Collected data:
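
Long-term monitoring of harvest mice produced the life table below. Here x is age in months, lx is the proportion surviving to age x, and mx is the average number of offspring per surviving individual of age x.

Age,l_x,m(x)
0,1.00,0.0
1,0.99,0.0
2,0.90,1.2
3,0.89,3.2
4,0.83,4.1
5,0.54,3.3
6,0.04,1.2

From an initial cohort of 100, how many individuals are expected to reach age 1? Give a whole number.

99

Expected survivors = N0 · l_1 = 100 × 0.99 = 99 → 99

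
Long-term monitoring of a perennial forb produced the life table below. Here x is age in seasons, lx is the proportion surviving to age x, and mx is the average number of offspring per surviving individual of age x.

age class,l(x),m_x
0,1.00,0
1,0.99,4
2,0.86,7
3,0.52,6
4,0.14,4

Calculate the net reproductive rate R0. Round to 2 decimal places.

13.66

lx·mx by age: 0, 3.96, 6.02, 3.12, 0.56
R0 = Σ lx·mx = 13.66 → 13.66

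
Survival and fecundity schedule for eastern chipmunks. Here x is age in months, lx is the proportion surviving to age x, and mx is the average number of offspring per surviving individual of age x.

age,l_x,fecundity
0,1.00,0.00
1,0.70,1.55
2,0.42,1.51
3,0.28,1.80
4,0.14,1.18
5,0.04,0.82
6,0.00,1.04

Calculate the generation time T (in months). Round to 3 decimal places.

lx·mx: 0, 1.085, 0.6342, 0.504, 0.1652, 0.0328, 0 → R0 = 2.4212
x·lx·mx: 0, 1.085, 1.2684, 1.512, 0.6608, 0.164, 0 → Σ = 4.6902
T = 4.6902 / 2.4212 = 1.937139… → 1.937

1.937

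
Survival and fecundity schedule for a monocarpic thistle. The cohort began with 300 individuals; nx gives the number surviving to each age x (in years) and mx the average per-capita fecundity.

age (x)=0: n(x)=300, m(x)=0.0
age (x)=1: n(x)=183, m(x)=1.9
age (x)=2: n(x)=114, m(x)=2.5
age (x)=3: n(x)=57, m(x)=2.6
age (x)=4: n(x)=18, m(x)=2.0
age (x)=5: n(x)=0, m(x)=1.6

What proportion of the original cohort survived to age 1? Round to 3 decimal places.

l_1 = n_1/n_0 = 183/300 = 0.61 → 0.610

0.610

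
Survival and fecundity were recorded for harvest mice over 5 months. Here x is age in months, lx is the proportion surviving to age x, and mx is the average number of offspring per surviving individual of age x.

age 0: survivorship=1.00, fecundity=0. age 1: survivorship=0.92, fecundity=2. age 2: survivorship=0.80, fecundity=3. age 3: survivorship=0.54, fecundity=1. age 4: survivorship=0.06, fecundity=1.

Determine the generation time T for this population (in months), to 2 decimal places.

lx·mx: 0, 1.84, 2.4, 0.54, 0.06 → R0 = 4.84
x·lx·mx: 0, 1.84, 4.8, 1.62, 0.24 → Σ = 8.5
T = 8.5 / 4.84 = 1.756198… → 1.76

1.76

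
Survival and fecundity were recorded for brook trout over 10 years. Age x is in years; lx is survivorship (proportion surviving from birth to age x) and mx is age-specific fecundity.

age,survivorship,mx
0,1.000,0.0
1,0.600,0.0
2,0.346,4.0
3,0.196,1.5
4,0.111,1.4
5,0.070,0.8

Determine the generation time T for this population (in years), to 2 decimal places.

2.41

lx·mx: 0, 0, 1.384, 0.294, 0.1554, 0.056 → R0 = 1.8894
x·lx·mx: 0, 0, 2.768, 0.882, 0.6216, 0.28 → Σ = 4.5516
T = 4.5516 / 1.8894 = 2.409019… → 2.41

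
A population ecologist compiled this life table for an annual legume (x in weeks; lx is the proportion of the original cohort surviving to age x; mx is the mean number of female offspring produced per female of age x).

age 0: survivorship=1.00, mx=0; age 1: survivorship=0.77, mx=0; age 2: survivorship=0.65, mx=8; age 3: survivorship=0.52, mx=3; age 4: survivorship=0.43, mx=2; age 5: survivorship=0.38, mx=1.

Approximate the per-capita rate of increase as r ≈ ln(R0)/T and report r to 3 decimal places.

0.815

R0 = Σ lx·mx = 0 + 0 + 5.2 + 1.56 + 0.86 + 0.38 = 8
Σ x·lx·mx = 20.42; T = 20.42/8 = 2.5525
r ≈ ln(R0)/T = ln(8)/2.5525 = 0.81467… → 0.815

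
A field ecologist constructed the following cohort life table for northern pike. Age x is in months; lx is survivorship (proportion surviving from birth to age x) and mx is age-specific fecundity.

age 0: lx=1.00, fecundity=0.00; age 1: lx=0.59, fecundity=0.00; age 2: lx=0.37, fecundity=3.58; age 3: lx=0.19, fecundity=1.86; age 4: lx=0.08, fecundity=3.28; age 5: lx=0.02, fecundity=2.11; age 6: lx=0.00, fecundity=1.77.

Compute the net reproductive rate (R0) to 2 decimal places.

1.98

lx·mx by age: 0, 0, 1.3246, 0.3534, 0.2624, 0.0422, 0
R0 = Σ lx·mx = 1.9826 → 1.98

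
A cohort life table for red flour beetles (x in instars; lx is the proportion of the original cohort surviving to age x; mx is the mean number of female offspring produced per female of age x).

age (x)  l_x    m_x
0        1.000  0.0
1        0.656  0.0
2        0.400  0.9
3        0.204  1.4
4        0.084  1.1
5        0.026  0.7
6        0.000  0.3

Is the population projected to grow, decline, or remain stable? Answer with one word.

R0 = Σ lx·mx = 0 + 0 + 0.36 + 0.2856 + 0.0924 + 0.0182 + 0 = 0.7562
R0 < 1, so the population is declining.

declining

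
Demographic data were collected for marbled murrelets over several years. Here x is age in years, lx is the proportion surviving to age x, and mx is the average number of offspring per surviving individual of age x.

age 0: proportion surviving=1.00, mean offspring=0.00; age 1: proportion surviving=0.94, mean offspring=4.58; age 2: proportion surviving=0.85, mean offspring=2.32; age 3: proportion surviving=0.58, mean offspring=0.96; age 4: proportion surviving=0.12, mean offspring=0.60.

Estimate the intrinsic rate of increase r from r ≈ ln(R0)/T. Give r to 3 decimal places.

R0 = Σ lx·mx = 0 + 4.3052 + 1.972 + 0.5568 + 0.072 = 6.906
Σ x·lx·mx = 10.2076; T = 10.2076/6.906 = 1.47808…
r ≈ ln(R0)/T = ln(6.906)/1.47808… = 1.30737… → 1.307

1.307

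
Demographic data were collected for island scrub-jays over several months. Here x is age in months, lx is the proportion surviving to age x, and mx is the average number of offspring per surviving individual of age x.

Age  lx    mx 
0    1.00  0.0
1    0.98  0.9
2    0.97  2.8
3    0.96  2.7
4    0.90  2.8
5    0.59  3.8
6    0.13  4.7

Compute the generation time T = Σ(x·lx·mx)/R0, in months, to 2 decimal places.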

**Work to complete**
Copy the entries word for word. Leave nothing out.

**Your response**
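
Long-term monitoring of harvest mice produced the life table below. Here x is age in months, lx is the proportion surviving to age x, and mx is the average number of offspring per surviving individual of age x.

Age,l_x,m(x)
0,1.00,0.0
1,0.99,0.0
2,0.90,1.2
3,0.89,3.2
4,0.83,4.1
5,0.54,3.3
6,0.04,1.2

From an initial cohort of 100, how many individuals are expected to reach age 1? Give a whole number.

99

Expected survivors = N0 · l_1 = 100 × 0.99 = 99 → 99

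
Long-term monitoring of a perennial forb produced the life table below. Here x is age in seasons, lx is the proportion surviving to age x, and mx is the average number of offspring per surviving individual of age x.

age class,l(x),m_x
0,1.00,0
1,0.99,4
2,0.86,7
3,0.52,6
4,0.14,4

Calculate the net reproductive rate R0. Round to 2 decimal places.

13.66

lx·mx by age: 0, 3.96, 6.02, 3.12, 0.56
R0 = Σ lx·mx = 13.66 → 13.66

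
Survival and fecundity schedule for eastern chipmunks. Here x is age in months, lx is the proportion surviving to age x, and mx is the average number of offspring per surviving individual of age x.

age,l_x,fecundity
0,1.00,0.00
1,0.70,1.55
2,0.42,1.51
3,0.28,1.80
4,0.14,1.18
5,0.04,0.82
6,0.00,1.04

Calculate the generation time T (in months). Round to 3 decimal places.

lx·mx: 0, 1.085, 0.6342, 0.504, 0.1652, 0.0328, 0 → R0 = 2.4212
x·lx·mx: 0, 1.085, 1.2684, 1.512, 0.6608, 0.164, 0 → Σ = 4.6902
T = 4.6902 / 2.4212 = 1.937139… → 1.937

1.937

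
Survival and fecundity schedule for a monocarpic thistle. The cohort began with 300 individuals; nx gives the number surviving to each age x (in years) and mx the average per-capita fecundity.

age (x)=0: n(x)=300, m(x)=0.0
age (x)=1: n(x)=183, m(x)=1.9
age (x)=2: n(x)=114, m(x)=2.5
age (x)=3: n(x)=57, m(x)=2.6
age (x)=4: n(x)=18, m(x)=2.0
age (x)=5: n(x)=0, m(x)=1.6

What proportion of the original cohort survived to age 1? Round to 3 decimal places.

l_1 = n_1/n_0 = 183/300 = 0.61 → 0.610

0.610

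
Survival and fecundity were recorded for harvest mice over 5 months. Here x is age in months, lx is the proportion surviving to age x, and mx is the average number of offspring per surviving individual of age x.

age 0: survivorship=1.00, fecundity=0. age 1: survivorship=0.92, fecundity=2. age 2: survivorship=0.80, fecundity=3. age 3: survivorship=0.54, fecundity=1. age 4: survivorship=0.06, fecundity=1.

Determine the generation time T for this population (in months), to 2 decimal places.

lx·mx: 0, 1.84, 2.4, 0.54, 0.06 → R0 = 4.84
x·lx·mx: 0, 1.84, 4.8, 1.62, 0.24 → Σ = 8.5
T = 8.5 / 4.84 = 1.756198… → 1.76

1.76

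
Survival and fecundity were recorded for brook trout over 10 years. Age x is in years; lx is survivorship (proportion surviving from birth to age x) and mx is age-specific fecundity.

age,survivorship,mx
0,1.000,0.0
1,0.600,0.0
2,0.346,4.0
3,0.196,1.5
4,0.111,1.4
5,0.070,0.8

Determine the generation time T for this population (in years), to 2 decimal places.

2.41

lx·mx: 0, 0, 1.384, 0.294, 0.1554, 0.056 → R0 = 1.8894
x·lx·mx: 0, 0, 2.768, 0.882, 0.6216, 0.28 → Σ = 4.5516
T = 4.5516 / 1.8894 = 2.409019… → 2.41

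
A population ecologist compiled this life table for an annual legume (x in weeks; lx is the proportion of the original cohort surviving to age x; mx is the mean number of female offspring produced per female of age x).

age 0: survivorship=1.00, mx=0; age 1: survivorship=0.77, mx=0; age 2: survivorship=0.65, mx=8; age 3: survivorship=0.52, mx=3; age 4: survivorship=0.43, mx=2; age 5: survivorship=0.38, mx=1.

Approximate the per-capita rate of increase as r ≈ ln(R0)/T and report r to 3 decimal places.

0.815

R0 = Σ lx·mx = 0 + 0 + 5.2 + 1.56 + 0.86 + 0.38 = 8
Σ x·lx·mx = 20.42; T = 20.42/8 = 2.5525
r ≈ ln(R0)/T = ln(8)/2.5525 = 0.81467… → 0.815

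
A field ecologist constructed the following cohort life table for northern pike. Age x is in months; lx is survivorship (proportion surviving from birth to age x) and mx is age-specific fecundity.

age 0: lx=1.00, fecundity=0.00; age 1: lx=0.59, fecundity=0.00; age 2: lx=0.37, fecundity=3.58; age 3: lx=0.19, fecundity=1.86; age 4: lx=0.08, fecundity=3.28; age 5: lx=0.02, fecundity=2.11; age 6: lx=0.00, fecundity=1.77.

Compute the net reproductive rate (R0) to 2 decimal places.

1.98

lx·mx by age: 0, 0, 1.3246, 0.3534, 0.2624, 0.0422, 0
R0 = Σ lx·mx = 1.9826 → 1.98

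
A cohort life table for red flour beetles (x in instars; lx is the proportion of the original cohort surviving to age x; mx is the mean number of female offspring produced per female of age x).

age (x)  l_x    m_x
0        1.000  0.0
1        0.656  0.0
2        0.400  0.9
3        0.204  1.4
4        0.084  1.1
5        0.026  0.7
6        0.000  0.3

Is the population projected to grow, decline, or remain stable? Answer with one word.

R0 = Σ lx·mx = 0 + 0 + 0.36 + 0.2856 + 0.0924 + 0.0182 + 0 = 0.7562
R0 < 1, so the population is declining.

declining

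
Demographic data were collected for marbled murrelets over several years. Here x is age in years, lx is the proportion surviving to age x, and mx is the average number of offspring per surviving individual of age x.

age 0: proportion surviving=1.00, mean offspring=0.00; age 1: proportion surviving=0.94, mean offspring=4.58; age 2: proportion surviving=0.85, mean offspring=2.32; age 3: proportion surviving=0.58, mean offspring=0.96; age 4: proportion surviving=0.12, mean offspring=0.60.

Estimate the intrinsic rate of increase r from r ≈ ln(R0)/T. Give r to 3 decimal places.

R0 = Σ lx·mx = 0 + 4.3052 + 1.972 + 0.5568 + 0.072 = 6.906
Σ x·lx·mx = 10.2076; T = 10.2076/6.906 = 1.47808…
r ≈ ln(R0)/T = ln(6.906)/1.47808… = 1.30737… → 1.307

1.307

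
Demographic data were collected for island scrub-jays over several months. Here x is age in months, lx is the proportion surviving to age x, and mx is the average number of offspring per surviving individual of age x.

Age  lx    mx 
0    1.00  0.0
1    0.98  0.9
2    0.97  2.8
3    0.96  2.7
4    0.90  2.8
5    0.59  3.8
6    0.13  4.7

Compute the generation time T = Σ(x·lx·mx)/R0, in months, to 2 decimal places.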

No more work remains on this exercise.